Data to use
• • • • • • •
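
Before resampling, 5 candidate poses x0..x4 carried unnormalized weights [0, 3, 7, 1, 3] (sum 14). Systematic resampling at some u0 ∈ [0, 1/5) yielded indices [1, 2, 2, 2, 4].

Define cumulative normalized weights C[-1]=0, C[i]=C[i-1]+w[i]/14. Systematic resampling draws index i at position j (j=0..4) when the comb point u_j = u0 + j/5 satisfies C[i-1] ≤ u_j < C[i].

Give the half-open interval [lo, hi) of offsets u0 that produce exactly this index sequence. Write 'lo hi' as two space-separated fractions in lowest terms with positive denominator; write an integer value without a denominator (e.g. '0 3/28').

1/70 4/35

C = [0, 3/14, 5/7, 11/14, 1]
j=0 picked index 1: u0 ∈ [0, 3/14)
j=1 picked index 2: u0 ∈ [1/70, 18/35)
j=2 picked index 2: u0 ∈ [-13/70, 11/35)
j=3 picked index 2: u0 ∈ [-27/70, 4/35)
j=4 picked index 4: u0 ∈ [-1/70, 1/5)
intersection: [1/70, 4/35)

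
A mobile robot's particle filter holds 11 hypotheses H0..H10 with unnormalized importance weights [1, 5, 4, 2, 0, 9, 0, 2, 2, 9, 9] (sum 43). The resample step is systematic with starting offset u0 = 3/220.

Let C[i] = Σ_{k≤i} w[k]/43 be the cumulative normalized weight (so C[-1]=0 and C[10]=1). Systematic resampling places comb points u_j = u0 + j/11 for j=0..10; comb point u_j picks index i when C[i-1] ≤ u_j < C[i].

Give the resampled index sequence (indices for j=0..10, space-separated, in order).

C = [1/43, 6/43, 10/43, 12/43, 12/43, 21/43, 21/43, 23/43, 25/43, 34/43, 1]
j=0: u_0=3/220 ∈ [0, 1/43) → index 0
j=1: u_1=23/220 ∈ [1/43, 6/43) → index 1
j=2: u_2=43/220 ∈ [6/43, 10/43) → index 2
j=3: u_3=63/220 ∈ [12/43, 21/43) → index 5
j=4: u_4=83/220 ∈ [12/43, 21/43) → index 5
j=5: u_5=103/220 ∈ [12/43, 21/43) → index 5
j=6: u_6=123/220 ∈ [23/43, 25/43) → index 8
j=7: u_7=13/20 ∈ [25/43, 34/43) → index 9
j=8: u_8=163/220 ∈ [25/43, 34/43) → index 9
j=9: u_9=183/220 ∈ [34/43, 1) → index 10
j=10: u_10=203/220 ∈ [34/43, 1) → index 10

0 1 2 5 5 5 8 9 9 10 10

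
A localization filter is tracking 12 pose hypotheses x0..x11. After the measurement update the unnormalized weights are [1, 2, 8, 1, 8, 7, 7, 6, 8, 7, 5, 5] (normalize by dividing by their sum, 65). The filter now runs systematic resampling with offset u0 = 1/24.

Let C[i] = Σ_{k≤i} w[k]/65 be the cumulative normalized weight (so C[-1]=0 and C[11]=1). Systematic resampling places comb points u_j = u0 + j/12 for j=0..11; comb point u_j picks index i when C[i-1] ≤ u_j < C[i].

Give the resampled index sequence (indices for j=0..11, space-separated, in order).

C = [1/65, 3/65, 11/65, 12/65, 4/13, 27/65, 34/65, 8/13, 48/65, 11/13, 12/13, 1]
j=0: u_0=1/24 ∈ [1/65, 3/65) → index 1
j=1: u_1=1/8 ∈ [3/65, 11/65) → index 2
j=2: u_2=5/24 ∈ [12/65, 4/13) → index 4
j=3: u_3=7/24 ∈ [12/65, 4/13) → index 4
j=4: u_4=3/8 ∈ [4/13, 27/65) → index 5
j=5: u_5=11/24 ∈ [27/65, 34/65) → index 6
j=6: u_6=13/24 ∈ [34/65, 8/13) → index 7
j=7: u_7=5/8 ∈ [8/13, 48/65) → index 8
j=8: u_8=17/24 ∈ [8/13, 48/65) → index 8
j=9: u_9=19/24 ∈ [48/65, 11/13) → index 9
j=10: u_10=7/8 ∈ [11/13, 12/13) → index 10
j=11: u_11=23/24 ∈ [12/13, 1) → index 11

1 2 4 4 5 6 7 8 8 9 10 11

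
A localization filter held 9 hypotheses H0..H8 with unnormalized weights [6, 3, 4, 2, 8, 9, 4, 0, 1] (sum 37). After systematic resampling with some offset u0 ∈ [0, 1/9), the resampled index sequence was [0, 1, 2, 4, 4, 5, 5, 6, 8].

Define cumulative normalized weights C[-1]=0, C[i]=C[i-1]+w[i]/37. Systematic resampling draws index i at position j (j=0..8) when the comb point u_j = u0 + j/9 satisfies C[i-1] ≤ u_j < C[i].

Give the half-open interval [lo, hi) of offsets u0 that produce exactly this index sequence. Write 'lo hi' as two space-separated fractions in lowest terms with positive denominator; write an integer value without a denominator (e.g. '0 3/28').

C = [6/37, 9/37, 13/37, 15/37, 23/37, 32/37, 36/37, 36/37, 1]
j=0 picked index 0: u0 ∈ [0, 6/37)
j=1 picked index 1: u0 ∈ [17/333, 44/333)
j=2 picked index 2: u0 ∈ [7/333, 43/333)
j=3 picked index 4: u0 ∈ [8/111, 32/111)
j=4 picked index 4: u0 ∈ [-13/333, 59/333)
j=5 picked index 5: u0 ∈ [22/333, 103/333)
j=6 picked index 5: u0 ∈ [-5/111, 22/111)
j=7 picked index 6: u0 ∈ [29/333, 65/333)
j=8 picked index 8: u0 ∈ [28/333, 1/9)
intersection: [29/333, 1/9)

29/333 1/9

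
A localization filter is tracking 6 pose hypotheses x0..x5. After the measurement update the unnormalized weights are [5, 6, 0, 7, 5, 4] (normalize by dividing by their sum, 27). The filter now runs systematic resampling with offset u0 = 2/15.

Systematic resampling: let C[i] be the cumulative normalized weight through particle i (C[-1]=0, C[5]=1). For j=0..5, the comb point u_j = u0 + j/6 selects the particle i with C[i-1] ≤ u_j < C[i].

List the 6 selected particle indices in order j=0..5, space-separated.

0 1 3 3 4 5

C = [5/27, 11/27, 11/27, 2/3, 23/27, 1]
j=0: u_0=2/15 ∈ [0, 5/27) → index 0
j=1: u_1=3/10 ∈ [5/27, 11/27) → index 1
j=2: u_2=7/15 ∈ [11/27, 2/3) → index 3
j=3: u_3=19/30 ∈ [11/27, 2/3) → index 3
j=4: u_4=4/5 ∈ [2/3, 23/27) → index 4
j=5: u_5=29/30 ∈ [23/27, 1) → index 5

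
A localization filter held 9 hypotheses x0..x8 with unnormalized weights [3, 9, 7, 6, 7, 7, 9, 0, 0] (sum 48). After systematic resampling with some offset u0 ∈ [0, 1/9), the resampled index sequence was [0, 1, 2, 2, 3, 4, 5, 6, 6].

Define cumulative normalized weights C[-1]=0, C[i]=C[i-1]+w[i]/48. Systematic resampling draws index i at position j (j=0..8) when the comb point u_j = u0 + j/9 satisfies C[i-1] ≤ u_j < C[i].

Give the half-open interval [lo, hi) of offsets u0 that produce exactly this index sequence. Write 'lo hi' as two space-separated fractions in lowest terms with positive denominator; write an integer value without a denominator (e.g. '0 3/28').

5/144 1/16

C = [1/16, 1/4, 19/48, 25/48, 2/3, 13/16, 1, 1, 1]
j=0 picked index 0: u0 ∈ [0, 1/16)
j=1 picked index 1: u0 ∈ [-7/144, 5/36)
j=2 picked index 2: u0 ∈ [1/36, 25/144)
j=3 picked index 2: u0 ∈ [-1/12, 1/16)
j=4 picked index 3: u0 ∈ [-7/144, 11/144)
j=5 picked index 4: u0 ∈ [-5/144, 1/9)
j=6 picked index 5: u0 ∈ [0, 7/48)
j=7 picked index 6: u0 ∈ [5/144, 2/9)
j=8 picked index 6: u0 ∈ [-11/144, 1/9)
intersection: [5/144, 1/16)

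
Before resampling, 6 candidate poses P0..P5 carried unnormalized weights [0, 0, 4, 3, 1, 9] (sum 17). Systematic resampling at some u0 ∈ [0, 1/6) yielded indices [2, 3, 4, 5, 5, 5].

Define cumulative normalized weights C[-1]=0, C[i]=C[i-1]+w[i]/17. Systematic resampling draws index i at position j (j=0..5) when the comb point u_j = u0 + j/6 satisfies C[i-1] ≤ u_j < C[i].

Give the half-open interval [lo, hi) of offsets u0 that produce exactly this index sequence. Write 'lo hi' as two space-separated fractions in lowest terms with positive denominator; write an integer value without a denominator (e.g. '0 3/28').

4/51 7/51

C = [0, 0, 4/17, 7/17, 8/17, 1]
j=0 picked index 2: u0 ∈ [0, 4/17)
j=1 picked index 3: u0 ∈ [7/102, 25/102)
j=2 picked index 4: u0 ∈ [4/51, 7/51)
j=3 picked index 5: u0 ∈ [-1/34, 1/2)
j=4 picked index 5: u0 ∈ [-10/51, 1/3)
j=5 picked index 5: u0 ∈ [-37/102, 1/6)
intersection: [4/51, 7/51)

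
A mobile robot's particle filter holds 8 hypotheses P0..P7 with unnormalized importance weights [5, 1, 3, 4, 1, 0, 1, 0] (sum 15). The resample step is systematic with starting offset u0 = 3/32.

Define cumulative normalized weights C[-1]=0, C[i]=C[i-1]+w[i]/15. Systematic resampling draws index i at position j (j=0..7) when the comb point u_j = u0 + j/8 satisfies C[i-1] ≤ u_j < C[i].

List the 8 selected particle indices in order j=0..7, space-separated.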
• • • • • • •
Task statement
Each line that has the word "runs" counts once. How many such lines are in the data? Give the number alone.

Solution for this problem
2